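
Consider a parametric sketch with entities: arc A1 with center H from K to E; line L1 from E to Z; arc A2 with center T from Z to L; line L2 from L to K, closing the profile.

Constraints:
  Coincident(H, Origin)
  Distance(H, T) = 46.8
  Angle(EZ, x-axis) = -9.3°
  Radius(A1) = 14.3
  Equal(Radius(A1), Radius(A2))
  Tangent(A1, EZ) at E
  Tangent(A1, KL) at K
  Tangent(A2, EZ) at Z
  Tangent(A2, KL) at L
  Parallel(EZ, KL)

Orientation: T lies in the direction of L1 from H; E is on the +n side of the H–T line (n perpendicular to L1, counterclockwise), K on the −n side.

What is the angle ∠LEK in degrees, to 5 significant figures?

58.570°

The slot axis is L1's direction at -9.3°, so u = (cos -9.3°, sin -9.3°) = (0.98686, -0.16160) and n = (−sin -9.3°, cos -9.3°) = (0.16160, 0.98686). H is at the origin and T lies 46.8 along u from H, so T = 46.8·u = (46.185, -7.5631). Tangency of A1 to both parallel lines with radius 14.3 puts E and K at H ± 14.3·n: E = (2.3109, 14.112), K = (-2.3109, -14.112). Equal radii place Z and L the same way about T: Z = T + 14.3·n = (48.496, 6.5490), L = T − 14.3·n = (43.874, -21.675). Then cos ∠LEK = EL·EK / (|EL||EK|), giving 58.570°.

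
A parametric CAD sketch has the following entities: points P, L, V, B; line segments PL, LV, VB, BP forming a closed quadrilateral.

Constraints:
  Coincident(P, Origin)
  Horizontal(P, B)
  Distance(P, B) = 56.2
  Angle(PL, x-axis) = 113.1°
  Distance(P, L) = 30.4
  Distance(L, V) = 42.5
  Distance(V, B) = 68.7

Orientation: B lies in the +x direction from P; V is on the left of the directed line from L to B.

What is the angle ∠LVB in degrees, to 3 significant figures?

79.1°

Checks: |LV| = 42.50 ✓; |VB| = 68.70 ✓.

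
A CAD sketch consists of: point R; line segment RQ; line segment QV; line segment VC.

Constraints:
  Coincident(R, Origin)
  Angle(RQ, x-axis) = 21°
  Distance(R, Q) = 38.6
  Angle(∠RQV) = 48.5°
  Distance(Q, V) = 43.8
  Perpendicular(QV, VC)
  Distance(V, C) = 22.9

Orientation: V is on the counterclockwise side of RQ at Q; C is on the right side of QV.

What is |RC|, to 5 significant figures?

54.921

∠RQV = 48.5°, so QV runs at 21.0° + (180° − 48.5°) = 152.50° from the x-axis; with |QV| = 43.8, V = Q + 43.8·(cos 152.50°, sin 152.50°) = (-2.8149, 34.058). QV ⟂ VC; with |VC| = 22.9 on the right of QV, C = V + 22.9·(0.46175, 0.88701) = (7.7592, 54.370). Then |RC| = |C − R| = 54.921.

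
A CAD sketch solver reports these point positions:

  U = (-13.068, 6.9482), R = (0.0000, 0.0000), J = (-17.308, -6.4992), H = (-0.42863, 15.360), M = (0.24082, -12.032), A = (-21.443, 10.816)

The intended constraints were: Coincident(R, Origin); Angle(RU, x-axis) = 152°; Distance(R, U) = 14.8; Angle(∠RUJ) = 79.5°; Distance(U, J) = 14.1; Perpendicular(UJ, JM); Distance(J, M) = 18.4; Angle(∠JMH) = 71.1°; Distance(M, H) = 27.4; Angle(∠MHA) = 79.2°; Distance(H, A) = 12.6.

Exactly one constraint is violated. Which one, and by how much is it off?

Distance(H, A) = 12.6 — off by 8.90.

R = (0.00, 0.00) ✓; RU at 152.0° ✓; |RU| = 14.80 ✓; ∠RUJ = 79.50° ✓; |UJ| = 14.10 ✓; ∠(UJ, JM) = 90.00° ✓; |JM| = 18.40 ✓; ∠JMH = 71.10° ✓; |MH| = 27.40 ✓; ∠MHA = 79.20° ✓; |HA| = 21.50 ✗.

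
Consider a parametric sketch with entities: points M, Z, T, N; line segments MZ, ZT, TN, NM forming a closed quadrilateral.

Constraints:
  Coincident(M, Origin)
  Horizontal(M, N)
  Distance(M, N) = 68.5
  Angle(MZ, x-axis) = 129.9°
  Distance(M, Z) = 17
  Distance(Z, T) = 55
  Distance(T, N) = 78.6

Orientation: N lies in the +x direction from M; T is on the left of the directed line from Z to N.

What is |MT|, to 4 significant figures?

62.57

Checks: |ZT| = 55.00 ✓; |TN| = 78.60 ✓.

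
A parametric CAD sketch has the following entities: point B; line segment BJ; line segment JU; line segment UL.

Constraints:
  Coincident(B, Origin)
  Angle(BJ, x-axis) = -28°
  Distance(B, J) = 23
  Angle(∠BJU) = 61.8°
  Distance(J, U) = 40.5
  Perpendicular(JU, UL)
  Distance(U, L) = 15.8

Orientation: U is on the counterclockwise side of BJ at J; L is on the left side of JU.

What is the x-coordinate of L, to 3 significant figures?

4.37

B is at the origin; BJ runs at -28.0° with length 23.0, so J = 23.0·(cos -28.0°, sin -28.0°) = (20.3, -10.8). ∠BJU = 61.8°, so JU runs at -28.0° + (180° − 61.8°) = 90.2° from the x-axis; with |JU| = 40.5, U = J + 40.5·(cos 90.2°, sin 90.2°) = (20.2, 29.7). JU is perpendicular to UL; with |UL| = 15.8 on the left of JU, L = U + 15.8·(-1.00, -0.00349) = (4.37, 29.6). So L.x = 4.37.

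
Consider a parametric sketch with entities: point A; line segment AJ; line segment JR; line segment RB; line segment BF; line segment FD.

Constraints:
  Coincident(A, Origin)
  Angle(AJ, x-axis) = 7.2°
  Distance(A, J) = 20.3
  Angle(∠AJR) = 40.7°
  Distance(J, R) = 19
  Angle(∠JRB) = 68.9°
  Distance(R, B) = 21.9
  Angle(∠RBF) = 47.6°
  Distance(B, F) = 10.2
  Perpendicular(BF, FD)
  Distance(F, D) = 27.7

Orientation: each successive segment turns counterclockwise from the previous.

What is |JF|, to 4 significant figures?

13.07

A is at the origin; AJ runs at 7.2° with length 20.3, so J = (20.14, 2.544). ∠AJR = 40.7° gives JR at 146.5° from the x-axis; with |JR| = 19.0, R = (4.296, 13.03). ∠JRB = 68.9° gives RB at -102.4° from the x-axis; with |RB| = 21.9, B = (-0.4066, -8.358). ∠RBF = 47.6° gives BF at 30.00° from the x-axis; with |BF| = 10.2, F = (8.427, -3.258). Then |JF| = |F − J| = 13.07.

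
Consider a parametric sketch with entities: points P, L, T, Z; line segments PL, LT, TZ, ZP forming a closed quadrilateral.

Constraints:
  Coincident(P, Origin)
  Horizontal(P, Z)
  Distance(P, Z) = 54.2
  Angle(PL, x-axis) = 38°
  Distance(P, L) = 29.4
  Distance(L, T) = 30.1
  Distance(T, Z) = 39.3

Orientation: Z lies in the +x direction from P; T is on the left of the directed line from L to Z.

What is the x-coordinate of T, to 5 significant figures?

45.467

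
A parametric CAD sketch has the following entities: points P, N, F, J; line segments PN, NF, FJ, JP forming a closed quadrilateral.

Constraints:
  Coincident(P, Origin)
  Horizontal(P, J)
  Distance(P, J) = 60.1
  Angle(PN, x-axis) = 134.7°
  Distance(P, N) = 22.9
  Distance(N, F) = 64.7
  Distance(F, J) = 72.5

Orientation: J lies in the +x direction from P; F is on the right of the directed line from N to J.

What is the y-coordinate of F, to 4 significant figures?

-45.37

Checks: |NF| = 64.70 ✓; |FJ| = 72.50 ✓.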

——

-- ACTION ITEM --
For every line above that includes the word "Horizontal", return the line.

-- EXERCISE SOLUTION --
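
  Horizontal(P, B)
  Horizontal(M, N)
  Horizontal(P, Z)
  Horizontal(P, J)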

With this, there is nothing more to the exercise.